Check every line below for the word "temperature" and copy the ones that have it.

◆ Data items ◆
- - - - - - -

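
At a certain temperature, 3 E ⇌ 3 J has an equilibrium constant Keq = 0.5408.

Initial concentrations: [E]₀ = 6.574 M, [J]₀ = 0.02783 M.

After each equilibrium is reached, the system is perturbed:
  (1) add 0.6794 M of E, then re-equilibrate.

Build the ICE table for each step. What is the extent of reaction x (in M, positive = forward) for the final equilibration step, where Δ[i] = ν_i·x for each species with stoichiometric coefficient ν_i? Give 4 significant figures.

Q₀ = 7.5867e-08 vs Keq = 0.5408 ⇒ Q<K, forward
Step 1:
                  E         J
  Initial     6.574   0.02783
  Change     -2.936     2.936
  Equil       3.638     2.964
  solve Keq expr → x = 0.9787; check Q = 0.5408
Then add 0.6794 M of E.
Step 2:
                  E         J
  Initial     4.317     2.964
  Change     -0.305     0.305
  Equil       4.012     3.269
  solve Keq expr → x = 0.1017; check Q = 0.5408

x = 0.1017 M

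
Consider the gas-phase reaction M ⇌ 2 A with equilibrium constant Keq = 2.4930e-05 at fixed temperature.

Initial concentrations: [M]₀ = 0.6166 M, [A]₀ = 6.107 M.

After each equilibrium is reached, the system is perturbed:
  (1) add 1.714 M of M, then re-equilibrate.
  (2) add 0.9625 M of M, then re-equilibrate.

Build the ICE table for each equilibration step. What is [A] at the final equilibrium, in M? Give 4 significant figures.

Q₀ = 60.49 vs Keq = 2.4930e-05 ⇒ Q>K, reverse
Step 1:
                  M         A
  init       0.6166     6.107
  Δ           3.049    -6.097
  eq          3.665  0.009559
  solve Keq expr → x = -3.049; check Q = 2.4930e-05
Then add 1.714 M of M.
Step 2:
                  M         A
  init        5.379  0.009559
  Δ        -0.00101   0.00202
  eq          5.378   0.01158
  solve Keq expr → x = 0.00101; check Q = 2.4930e-05
Then add 0.9625 M of M.
Step 3:
                  M         A
  init        6.341   0.01158
  Δ       -4.9650e-04 9.9300e-04
  eq           6.34   0.01257
  solve Keq expr → x = 4.9650e-04; check Q = 2.4930e-05

[A]_eq = 0.01257 M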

- - - - - - -

◆ Written solution ◆
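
At a certain temperature, 3 E ⇌ 3 J has an equilibrium constant Keq = 0.5408.
Consider the gas-phase reaction M ⇌ 2 A with equilibrium constant Keq = 2.4930e-05 at fixed temperature.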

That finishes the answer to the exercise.